··· SOURCE INFORMATION ···

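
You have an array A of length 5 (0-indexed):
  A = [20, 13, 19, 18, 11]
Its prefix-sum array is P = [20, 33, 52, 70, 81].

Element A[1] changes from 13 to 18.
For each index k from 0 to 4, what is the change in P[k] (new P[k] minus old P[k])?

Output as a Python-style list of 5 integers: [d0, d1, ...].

Element change: A[1] 13 -> 18, delta = 5
For k < 1: P[k] unchanged, delta_P[k] = 0
For k >= 1: P[k] shifts by exactly 5
Delta array: [0, 5, 5, 5, 5]

Answer: [0, 5, 5, 5, 5]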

···

**TASK OBJECTIVE:**
Reproduce every record word for word.

**RESPONSE AREA:**
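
You have an array A of length 5 (0-indexed):
  A = [20, 13, 19, 18, 11]
Its prefix-sum array is P = [20, 33, 52, 70, 81].

Element A[1] changes from 13 to 18.
For each index k from 0 to 4, what is the change in P[k] (new P[k] minus old P[k])?

Output as a Python-style list of 5 integers: [d0, d1, ...].

Element change: A[1] 13 -> 18, delta = 5
For k < 1: P[k] unchanged, delta_P[k] = 0
For k >= 1: P[k] shifts by exactly 5
Delta array: [0, 5, 5, 5, 5]

Answer: [0, 5, 5, 5, 5]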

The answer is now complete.